Aim of the exercise: Copy out precisely the line that holds "Before any evidence is seen, the probability that the prospect" and all the lines following it in the data, up to and including the last one, and no others.

Exercise data:

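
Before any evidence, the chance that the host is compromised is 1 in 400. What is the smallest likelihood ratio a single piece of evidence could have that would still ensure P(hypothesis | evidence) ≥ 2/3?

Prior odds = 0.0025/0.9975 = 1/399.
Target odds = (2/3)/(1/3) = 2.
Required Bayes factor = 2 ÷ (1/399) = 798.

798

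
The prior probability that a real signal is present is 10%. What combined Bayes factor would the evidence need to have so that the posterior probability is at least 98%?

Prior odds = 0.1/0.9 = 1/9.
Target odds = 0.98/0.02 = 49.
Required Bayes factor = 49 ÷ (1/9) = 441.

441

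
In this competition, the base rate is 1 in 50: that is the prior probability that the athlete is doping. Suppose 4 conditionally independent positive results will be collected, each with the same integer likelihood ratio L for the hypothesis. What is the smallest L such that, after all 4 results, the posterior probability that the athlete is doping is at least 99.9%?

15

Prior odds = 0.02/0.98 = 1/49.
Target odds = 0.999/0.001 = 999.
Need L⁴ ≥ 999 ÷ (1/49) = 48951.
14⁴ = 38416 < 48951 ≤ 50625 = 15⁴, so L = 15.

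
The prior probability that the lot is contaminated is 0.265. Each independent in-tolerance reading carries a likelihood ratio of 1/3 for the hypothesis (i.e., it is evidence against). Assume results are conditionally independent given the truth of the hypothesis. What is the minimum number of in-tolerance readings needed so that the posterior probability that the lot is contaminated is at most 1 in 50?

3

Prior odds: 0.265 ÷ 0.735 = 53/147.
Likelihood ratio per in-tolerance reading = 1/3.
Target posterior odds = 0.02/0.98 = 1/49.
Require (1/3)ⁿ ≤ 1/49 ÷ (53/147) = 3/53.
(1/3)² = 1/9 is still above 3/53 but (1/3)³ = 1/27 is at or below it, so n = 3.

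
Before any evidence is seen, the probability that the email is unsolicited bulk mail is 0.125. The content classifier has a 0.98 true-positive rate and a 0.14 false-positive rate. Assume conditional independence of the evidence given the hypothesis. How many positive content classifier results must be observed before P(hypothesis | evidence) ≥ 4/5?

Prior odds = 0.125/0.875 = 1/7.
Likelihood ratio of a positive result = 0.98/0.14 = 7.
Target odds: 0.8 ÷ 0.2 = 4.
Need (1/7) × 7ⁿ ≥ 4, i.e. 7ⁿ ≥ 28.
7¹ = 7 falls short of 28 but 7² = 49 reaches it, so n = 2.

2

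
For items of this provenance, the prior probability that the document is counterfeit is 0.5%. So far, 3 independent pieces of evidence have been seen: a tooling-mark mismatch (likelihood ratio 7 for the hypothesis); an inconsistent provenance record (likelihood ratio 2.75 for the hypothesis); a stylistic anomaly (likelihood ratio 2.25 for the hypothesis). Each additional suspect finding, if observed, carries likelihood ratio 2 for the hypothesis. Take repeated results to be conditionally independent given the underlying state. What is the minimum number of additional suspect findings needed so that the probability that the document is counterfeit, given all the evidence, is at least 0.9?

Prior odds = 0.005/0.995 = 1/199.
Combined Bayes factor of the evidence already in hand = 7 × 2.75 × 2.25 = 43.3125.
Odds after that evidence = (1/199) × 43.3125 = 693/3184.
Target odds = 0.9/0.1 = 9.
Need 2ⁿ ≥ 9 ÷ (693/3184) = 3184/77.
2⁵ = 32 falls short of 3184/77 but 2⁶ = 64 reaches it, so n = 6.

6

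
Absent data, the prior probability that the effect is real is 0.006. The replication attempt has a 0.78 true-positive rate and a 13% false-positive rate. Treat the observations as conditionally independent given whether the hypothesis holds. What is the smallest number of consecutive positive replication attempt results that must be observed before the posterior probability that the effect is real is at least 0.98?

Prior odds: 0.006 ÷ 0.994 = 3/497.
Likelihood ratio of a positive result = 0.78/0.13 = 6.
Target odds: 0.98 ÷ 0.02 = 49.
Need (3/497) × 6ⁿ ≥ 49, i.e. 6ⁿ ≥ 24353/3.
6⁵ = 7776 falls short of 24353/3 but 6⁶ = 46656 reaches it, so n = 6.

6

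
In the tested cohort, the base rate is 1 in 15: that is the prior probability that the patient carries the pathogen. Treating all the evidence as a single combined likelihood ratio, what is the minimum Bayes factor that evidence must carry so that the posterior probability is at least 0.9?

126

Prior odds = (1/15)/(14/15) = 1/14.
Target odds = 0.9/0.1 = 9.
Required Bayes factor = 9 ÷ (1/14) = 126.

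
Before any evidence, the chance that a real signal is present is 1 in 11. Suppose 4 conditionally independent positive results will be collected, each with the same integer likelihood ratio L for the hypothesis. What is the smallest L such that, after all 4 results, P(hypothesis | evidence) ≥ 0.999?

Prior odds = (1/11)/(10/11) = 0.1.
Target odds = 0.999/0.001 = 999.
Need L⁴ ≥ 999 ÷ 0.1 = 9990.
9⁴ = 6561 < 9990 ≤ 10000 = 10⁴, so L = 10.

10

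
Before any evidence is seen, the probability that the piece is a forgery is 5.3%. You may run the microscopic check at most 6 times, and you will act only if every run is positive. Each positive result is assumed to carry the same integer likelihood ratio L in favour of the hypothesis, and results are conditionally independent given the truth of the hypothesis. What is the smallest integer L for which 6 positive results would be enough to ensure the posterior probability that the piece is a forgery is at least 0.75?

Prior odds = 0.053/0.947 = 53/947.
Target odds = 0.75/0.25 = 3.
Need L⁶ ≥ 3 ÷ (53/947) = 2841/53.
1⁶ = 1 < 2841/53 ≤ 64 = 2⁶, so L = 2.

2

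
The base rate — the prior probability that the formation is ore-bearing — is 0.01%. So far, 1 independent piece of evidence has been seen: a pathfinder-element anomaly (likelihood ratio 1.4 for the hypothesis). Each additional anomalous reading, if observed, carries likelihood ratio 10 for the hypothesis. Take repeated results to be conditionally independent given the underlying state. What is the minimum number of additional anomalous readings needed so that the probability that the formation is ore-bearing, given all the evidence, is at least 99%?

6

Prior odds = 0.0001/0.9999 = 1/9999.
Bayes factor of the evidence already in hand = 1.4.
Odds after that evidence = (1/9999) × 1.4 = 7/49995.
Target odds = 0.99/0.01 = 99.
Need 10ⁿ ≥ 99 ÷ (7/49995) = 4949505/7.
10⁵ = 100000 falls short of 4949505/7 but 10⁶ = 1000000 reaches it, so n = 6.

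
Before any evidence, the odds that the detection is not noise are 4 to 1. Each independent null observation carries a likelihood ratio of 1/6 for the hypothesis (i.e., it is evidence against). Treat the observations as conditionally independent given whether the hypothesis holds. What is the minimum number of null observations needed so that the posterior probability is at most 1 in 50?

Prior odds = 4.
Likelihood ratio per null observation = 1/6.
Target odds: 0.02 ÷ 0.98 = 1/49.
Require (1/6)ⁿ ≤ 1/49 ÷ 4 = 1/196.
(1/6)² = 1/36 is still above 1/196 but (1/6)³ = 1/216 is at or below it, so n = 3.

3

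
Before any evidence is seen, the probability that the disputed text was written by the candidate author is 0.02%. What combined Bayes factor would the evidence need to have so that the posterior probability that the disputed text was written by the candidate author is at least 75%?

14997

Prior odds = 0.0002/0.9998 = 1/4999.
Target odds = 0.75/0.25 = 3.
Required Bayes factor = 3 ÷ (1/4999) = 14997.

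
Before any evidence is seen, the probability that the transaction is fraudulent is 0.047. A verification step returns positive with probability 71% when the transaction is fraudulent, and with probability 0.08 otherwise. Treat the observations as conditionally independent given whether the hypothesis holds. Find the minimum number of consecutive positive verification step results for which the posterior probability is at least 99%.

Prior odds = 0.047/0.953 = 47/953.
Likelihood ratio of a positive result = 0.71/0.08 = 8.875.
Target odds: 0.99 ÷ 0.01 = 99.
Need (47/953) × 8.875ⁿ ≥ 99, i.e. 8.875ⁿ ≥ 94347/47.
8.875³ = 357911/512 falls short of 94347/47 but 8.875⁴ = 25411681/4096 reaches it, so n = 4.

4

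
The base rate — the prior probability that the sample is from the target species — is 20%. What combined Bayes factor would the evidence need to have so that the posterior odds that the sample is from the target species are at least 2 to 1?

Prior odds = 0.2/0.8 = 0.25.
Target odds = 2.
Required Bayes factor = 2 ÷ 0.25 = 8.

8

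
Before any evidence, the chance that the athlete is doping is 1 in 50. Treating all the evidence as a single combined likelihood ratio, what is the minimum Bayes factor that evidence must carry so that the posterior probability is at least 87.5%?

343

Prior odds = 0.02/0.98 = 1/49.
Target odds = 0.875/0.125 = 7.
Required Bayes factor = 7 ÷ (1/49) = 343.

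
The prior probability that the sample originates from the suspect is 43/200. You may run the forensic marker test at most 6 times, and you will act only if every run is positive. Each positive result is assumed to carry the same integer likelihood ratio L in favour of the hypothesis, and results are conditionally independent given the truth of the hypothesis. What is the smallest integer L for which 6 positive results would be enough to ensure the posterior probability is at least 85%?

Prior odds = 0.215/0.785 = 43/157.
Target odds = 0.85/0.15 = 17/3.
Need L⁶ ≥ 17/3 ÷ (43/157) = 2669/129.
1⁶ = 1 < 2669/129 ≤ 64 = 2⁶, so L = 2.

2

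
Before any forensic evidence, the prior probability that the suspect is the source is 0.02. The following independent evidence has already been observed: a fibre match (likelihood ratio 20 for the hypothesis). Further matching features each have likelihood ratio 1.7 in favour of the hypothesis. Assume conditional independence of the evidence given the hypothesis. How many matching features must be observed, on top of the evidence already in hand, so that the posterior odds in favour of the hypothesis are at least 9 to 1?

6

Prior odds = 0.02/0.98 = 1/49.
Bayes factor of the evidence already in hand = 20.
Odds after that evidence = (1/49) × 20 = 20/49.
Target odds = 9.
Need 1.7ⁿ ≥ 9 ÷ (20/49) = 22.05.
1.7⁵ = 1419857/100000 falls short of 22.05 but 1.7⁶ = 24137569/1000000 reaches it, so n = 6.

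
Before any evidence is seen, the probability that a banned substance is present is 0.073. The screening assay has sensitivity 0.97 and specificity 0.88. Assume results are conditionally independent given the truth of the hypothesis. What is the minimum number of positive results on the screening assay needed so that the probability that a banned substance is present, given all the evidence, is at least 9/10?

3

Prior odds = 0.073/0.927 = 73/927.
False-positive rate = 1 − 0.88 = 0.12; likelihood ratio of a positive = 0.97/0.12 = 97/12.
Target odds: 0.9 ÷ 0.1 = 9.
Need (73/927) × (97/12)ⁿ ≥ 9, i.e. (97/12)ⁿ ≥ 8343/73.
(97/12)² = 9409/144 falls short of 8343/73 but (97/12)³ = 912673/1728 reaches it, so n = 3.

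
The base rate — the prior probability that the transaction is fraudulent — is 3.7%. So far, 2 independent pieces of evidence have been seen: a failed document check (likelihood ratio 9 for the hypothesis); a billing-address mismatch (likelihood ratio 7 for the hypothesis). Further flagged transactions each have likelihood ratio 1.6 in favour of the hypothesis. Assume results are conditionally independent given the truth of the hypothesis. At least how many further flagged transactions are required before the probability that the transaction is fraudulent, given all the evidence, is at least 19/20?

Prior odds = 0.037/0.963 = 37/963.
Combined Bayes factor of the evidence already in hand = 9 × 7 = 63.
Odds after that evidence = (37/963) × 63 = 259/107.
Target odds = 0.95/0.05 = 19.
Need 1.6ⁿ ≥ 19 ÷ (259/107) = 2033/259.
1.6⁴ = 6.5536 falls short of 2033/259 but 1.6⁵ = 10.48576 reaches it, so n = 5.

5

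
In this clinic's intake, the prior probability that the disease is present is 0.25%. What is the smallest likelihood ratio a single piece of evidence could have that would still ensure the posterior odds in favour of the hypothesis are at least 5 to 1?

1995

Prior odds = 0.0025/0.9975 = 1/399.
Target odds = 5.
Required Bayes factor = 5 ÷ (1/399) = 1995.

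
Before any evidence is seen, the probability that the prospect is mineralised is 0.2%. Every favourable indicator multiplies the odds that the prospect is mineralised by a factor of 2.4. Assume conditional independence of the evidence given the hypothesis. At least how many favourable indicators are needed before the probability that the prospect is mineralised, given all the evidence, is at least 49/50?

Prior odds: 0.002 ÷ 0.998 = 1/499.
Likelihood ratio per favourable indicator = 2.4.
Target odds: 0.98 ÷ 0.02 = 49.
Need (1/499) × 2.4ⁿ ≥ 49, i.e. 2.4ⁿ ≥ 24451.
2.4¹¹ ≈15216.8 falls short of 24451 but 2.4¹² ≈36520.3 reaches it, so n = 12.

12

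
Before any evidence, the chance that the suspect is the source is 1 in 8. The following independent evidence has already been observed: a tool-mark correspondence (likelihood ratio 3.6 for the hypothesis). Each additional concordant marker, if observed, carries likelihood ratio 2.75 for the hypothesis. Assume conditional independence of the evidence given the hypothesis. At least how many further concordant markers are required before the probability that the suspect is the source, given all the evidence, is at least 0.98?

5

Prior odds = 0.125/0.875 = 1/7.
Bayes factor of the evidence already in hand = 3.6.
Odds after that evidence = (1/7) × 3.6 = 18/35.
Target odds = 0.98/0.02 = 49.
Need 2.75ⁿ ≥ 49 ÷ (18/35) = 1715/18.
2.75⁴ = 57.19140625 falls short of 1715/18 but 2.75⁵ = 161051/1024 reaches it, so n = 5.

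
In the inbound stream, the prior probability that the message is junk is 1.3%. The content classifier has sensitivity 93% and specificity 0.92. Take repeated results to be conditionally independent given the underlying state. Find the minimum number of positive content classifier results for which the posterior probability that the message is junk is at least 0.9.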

Task response:
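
Before any evidence is seen, the probability that the prospect is mineralised is 0.2%. Every favourable indicator multiplies the odds that the prospect is mineralised by a factor of 2.4. Assume conditional independence of the evidence given the hypothesis. At least how many favourable indicators are needed before the probability that the prospect is mineralised, given all the evidence, is at least 49/50?

Prior odds: 0.002 ÷ 0.998 = 1/499.
Likelihood ratio per favourable indicator = 2.4.
Target odds: 0.98 ÷ 0.02 = 49.
Need (1/499) × 2.4ⁿ ≥ 49, i.e. 2.4ⁿ ≥ 24451.
2.4¹¹ ≈15216.8 falls short of 24451 but 2.4¹² ≈36520.3 reaches it, so n = 12.

12

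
Before any evidence, the chance that the suspect is the source is 1 in 8. The following independent evidence has already been observed: a tool-mark correspondence (likelihood ratio 3.6 for the hypothesis). Each additional concordant marker, if observed, carries likelihood ratio 2.75 for the hypothesis. Assume conditional independence of the evidence given the hypothesis. At least how many further concordant markers are required before the probability that the suspect is the source, given all the evidence, is at least 0.98?

5

Prior odds = 0.125/0.875 = 1/7.
Bayes factor of the evidence already in hand = 3.6.
Odds after that evidence = (1/7) × 3.6 = 18/35.
Target odds = 0.98/0.02 = 49.
Need 2.75ⁿ ≥ 49 ÷ (18/35) = 1715/18.
2.75⁴ = 57.19140625 falls short of 1715/18 but 2.75⁵ = 161051/1024 reaches it, so n = 5.

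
In the inbound stream, the prior probability that the message is junk is 1.3%. The content classifier has sensitivity 93% and specificity 0.92. Take repeated results to be conditionally independent given the underlying state. Find the minimum number of positive content classifier results for which the posterior probability that the message is junk is at least 0.9.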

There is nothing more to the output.